**The input:**
▽

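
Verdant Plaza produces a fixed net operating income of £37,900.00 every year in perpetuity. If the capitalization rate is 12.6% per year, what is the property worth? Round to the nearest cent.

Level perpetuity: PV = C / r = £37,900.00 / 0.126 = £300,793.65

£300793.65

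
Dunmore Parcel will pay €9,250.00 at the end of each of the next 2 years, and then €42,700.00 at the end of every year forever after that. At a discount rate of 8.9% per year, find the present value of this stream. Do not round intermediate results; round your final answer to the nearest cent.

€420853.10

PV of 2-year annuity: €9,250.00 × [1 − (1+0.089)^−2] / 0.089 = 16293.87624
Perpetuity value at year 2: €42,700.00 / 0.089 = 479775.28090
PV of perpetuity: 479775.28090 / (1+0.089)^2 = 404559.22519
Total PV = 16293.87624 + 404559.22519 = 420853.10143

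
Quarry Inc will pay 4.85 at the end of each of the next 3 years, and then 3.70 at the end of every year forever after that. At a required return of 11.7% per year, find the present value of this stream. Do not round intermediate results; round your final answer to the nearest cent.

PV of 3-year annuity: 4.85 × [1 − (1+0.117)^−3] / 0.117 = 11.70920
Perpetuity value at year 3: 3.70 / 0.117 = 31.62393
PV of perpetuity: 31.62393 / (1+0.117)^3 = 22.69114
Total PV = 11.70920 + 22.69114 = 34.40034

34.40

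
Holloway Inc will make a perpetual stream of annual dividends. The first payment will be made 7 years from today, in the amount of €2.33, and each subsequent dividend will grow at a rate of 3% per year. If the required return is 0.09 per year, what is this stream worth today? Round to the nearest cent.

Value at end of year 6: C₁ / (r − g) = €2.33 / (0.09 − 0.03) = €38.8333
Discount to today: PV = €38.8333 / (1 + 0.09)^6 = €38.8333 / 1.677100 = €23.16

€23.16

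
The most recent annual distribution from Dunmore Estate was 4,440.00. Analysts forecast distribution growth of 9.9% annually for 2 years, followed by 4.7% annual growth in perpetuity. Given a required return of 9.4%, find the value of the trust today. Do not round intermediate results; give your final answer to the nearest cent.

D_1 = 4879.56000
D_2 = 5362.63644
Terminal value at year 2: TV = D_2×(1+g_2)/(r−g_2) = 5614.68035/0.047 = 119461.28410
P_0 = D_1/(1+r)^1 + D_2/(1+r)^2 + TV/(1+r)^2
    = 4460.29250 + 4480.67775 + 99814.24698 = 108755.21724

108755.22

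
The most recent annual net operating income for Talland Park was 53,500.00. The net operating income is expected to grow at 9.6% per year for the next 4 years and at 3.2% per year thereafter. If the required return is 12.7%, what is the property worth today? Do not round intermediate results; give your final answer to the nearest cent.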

△

**Directions for this task:**
Write all the records out again. Nothing may differ from the original.

**Response to the task:**
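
Verdant Plaza produces a fixed net operating income of £37,900.00 every year in perpetuity. If the capitalization rate is 12.6% per year, what is the property worth? Round to the nearest cent.

Level perpetuity: PV = C / r = £37,900.00 / 0.126 = £300,793.65

£300793.65

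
Dunmore Parcel will pay €9,250.00 at the end of each of the next 2 years, and then €42,700.00 at the end of every year forever after that. At a discount rate of 8.9% per year, find the present value of this stream. Do not round intermediate results; round your final answer to the nearest cent.

€420853.10

PV of 2-year annuity: €9,250.00 × [1 − (1+0.089)^−2] / 0.089 = 16293.87624
Perpetuity value at year 2: €42,700.00 / 0.089 = 479775.28090
PV of perpetuity: 479775.28090 / (1+0.089)^2 = 404559.22519
Total PV = 16293.87624 + 404559.22519 = 420853.10143

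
Quarry Inc will pay 4.85 at the end of each of the next 3 years, and then 3.70 at the end of every year forever after that. At a required return of 11.7% per year, find the present value of this stream. Do not round intermediate results; round your final answer to the nearest cent.

PV of 3-year annuity: 4.85 × [1 − (1+0.117)^−3] / 0.117 = 11.70920
Perpetuity value at year 3: 3.70 / 0.117 = 31.62393
PV of perpetuity: 31.62393 / (1+0.117)^3 = 22.69114
Total PV = 11.70920 + 22.69114 = 34.40034

34.40

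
Holloway Inc will make a perpetual stream of annual dividends. The first payment will be made 7 years from today, in the amount of €2.33, and each subsequent dividend will grow at a rate of 3% per year. If the required return is 0.09 per year, what is this stream worth today? Round to the nearest cent.

Value at end of year 6: C₁ / (r − g) = €2.33 / (0.09 − 0.03) = €38.8333
Discount to today: PV = €38.8333 / (1 + 0.09)^6 = €38.8333 / 1.677100 = €23.16

€23.16

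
The most recent annual distribution from Dunmore Estate was 4,440.00. Analysts forecast distribution growth of 9.9% annually for 2 years, followed by 4.7% annual growth in perpetuity. Given a required return of 9.4%, find the value of the trust today. Do not round intermediate results; give your final answer to the nearest cent.

D_1 = 4879.56000
D_2 = 5362.63644
Terminal value at year 2: TV = D_2×(1+g_2)/(r−g_2) = 5614.68035/0.047 = 119461.28410
P_0 = D_1/(1+r)^1 + D_2/(1+r)^2 + TV/(1+r)^2
    = 4460.29250 + 4480.67775 + 99814.24698 = 108755.21724

108755.22

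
The most recent annual net operating income for Talland Park was 53,500.00. The net operating income is expected to grow at 9.6% per year for the next 4 years and at 3.2% per year thereafter. If the required return is 12.7%, what is the property worth today? Do not round intermediate results; give your final answer to the nearest cent.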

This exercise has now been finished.